======== INPUT FOR THIS TASK

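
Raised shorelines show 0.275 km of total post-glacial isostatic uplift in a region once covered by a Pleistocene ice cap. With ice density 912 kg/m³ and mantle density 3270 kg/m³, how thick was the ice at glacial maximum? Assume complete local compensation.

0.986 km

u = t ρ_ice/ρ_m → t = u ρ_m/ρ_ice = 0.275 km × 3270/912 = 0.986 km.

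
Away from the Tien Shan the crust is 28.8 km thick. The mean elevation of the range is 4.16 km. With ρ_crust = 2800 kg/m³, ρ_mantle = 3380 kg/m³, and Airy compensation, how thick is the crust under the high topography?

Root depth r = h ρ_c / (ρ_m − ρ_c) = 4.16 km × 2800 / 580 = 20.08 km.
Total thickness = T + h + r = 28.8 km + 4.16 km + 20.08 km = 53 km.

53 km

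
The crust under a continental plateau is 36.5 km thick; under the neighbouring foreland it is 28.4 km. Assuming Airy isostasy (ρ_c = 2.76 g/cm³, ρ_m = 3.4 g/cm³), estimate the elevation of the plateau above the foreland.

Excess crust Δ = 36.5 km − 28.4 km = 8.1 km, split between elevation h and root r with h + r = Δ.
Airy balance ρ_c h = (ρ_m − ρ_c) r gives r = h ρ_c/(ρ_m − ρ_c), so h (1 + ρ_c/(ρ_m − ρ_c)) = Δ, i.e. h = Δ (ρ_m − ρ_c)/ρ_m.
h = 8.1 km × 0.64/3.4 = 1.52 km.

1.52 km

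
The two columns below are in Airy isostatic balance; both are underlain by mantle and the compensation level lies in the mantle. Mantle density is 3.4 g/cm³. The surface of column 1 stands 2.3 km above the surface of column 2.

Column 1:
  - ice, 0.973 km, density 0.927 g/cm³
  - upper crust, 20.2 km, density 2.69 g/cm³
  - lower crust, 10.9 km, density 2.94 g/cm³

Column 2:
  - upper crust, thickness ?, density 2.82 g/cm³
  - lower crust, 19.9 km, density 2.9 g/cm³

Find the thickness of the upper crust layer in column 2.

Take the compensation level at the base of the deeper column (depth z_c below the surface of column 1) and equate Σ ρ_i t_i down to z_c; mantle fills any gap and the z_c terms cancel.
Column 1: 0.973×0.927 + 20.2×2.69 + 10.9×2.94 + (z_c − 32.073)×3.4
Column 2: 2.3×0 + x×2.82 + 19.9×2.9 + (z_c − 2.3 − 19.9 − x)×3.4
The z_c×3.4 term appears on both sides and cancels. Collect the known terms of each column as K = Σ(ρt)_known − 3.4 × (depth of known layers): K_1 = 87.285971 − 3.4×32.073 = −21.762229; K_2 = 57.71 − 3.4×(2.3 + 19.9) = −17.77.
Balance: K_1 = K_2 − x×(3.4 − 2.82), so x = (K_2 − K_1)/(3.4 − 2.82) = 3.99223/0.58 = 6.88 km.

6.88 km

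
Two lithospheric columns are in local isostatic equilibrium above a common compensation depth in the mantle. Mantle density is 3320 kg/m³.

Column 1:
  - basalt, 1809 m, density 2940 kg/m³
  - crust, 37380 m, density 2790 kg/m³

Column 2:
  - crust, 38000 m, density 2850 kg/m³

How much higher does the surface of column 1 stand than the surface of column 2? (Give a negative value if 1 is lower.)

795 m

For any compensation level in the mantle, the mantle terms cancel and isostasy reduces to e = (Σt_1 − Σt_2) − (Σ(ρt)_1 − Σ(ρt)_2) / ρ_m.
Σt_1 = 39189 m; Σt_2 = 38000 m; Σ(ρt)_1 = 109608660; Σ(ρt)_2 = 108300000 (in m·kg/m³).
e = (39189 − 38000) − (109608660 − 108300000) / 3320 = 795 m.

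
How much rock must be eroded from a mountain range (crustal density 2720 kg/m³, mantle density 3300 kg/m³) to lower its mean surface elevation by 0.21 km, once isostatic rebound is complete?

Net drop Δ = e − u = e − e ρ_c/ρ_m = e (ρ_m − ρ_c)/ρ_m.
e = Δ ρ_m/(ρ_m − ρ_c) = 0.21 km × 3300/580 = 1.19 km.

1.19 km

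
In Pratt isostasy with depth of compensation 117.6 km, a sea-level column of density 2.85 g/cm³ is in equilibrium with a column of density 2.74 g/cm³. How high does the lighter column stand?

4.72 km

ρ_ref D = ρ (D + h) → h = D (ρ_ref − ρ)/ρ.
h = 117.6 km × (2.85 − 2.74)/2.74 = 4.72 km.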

================

= YOUR GOAL =
All the lines above must be output exactly, with none omitted.

= TASK ANSWER =
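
Raised shorelines show 0.275 km of total post-glacial isostatic uplift in a region once covered by a Pleistocene ice cap. With ice density 912 kg/m³ and mantle density 3270 kg/m³, how thick was the ice at glacial maximum? Assume complete local compensation.

0.986 km

u = t ρ_ice/ρ_m → t = u ρ_m/ρ_ice = 0.275 km × 3270/912 = 0.986 km.

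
Away from the Tien Shan the crust is 28.8 km thick. The mean elevation of the range is 4.16 km. With ρ_crust = 2800 kg/m³, ρ_mantle = 3380 kg/m³, and Airy compensation, how thick is the crust under the high topography?

Root depth r = h ρ_c / (ρ_m − ρ_c) = 4.16 km × 2800 / 580 = 20.08 km.
Total thickness = T + h + r = 28.8 km + 4.16 km + 20.08 km = 53 km.

53 km

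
The crust under a continental plateau is 36.5 km thick; under the neighbouring foreland it is 28.4 km. Assuming Airy isostasy (ρ_c = 2.76 g/cm³, ρ_m = 3.4 g/cm³), estimate the elevation of the plateau above the foreland.

Excess crust Δ = 36.5 km − 28.4 km = 8.1 km, split between elevation h and root r with h + r = Δ.
Airy balance ρ_c h = (ρ_m − ρ_c) r gives r = h ρ_c/(ρ_m − ρ_c), so h (1 + ρ_c/(ρ_m − ρ_c)) = Δ, i.e. h = Δ (ρ_m − ρ_c)/ρ_m.
h = 8.1 km × 0.64/3.4 = 1.52 km.

1.52 km

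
The two columns below are in Airy isostatic balance; both are underlain by mantle and the compensation level lies in the mantle. Mantle density is 3.4 g/cm³. The surface of column 1 stands 2.3 km above the surface of column 2.

Column 1:
  - ice, 0.973 km, density 0.927 g/cm³
  - upper crust, 20.2 km, density 2.69 g/cm³
  - lower crust, 10.9 km, density 2.94 g/cm³

Column 2:
  - upper crust, thickness ?, density 2.82 g/cm³
  - lower crust, 19.9 km, density 2.9 g/cm³

Find the thickness of the upper crust layer in column 2.

Take the compensation level at the base of the deeper column (depth z_c below the surface of column 1) and equate Σ ρ_i t_i down to z_c; mantle fills any gap and the z_c terms cancel.
Column 1: 0.973×0.927 + 20.2×2.69 + 10.9×2.94 + (z_c − 32.073)×3.4
Column 2: 2.3×0 + x×2.82 + 19.9×2.9 + (z_c − 2.3 − 19.9 − x)×3.4
The z_c×3.4 term appears on both sides and cancels. Collect the known terms of each column as K = Σ(ρt)_known − 3.4 × (depth of known layers): K_1 = 87.285971 − 3.4×32.073 = −21.762229; K_2 = 57.71 − 3.4×(2.3 + 19.9) = −17.77.
Balance: K_1 = K_2 − x×(3.4 − 2.82), so x = (K_2 − K_1)/(3.4 − 2.82) = 3.99223/0.58 = 6.88 km.

6.88 km

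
Two lithospheric columns are in local isostatic equilibrium above a common compensation depth in the mantle. Mantle density is 3320 kg/m³.

Column 1:
  - basalt, 1809 m, density 2940 kg/m³
  - crust, 37380 m, density 2790 kg/m³

Column 2:
  - crust, 38000 m, density 2850 kg/m³

How much higher does the surface of column 1 stand than the surface of column 2? (Give a negative value if 1 is lower.)

795 m

For any compensation level in the mantle, the mantle terms cancel and isostasy reduces to e = (Σt_1 − Σt_2) − (Σ(ρt)_1 − Σ(ρt)_2) / ρ_m.
Σt_1 = 39189 m; Σt_2 = 38000 m; Σ(ρt)_1 = 109608660; Σ(ρt)_2 = 108300000 (in m·kg/m³).
e = (39189 − 38000) − (109608660 − 108300000) / 3320 = 795 m.

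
How much rock must be eroded from a mountain range (crustal density 2720 kg/m³, mantle density 3300 kg/m³) to lower its mean surface elevation by 0.21 km, once isostatic rebound is complete?

Net drop Δ = e − u = e − e ρ_c/ρ_m = e (ρ_m − ρ_c)/ρ_m.
e = Δ ρ_m/(ρ_m − ρ_c) = 0.21 km × 3300/580 = 1.19 km.

1.19 km

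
In Pratt isostasy with depth of compensation 117.6 km, a sea-level column of density 2.85 g/cm³ is in equilibrium with a column of density 2.74 g/cm³. How high does the lighter column stand?

4.72 km

ρ_ref D = ρ (D + h) → h = D (ρ_ref − ρ)/ρ.
h = 117.6 km × (2.85 − 2.74)/2.74 = 4.72 km.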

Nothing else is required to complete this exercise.